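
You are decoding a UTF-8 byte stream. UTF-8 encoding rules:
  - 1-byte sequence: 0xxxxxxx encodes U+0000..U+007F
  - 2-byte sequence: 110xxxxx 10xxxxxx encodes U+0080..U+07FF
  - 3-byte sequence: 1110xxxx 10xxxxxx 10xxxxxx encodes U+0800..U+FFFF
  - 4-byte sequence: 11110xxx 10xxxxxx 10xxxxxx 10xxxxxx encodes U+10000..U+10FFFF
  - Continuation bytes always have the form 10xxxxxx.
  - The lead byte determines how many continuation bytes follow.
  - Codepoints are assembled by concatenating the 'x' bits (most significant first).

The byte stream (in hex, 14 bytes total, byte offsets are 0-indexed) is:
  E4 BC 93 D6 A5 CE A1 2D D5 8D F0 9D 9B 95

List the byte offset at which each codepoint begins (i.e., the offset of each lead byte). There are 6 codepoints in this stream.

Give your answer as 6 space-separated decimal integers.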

Problem to work on: Copy every record above exactly as it stands.

Answer section:
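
You are decoding a UTF-8 byte stream. UTF-8 encoding rules:
  - 1-byte sequence: 0xxxxxxx encodes U+0000..U+007F
  - 2-byte sequence: 110xxxxx 10xxxxxx encodes U+0080..U+07FF
  - 3-byte sequence: 1110xxxx 10xxxxxx 10xxxxxx encodes U+0800..U+FFFF
  - 4-byte sequence: 11110xxx 10xxxxxx 10xxxxxx 10xxxxxx encodes U+10000..U+10FFFF
  - Continuation bytes always have the form 10xxxxxx.
  - The lead byte determines how many continuation bytes follow.
  - Codepoints are assembled by concatenating the 'x' bits (most significant first).

The byte stream (in hex, 14 bytes total, byte offsets are 0-indexed) is:
  E4 BC 93 D6 A5 CE A1 2D D5 8D F0 9D 9B 95

List the byte offset at which each codepoint begins (i.e., the offset of each lead byte). There are 6 codepoints in this stream.

Give your answer as 6 space-separated decimal integers.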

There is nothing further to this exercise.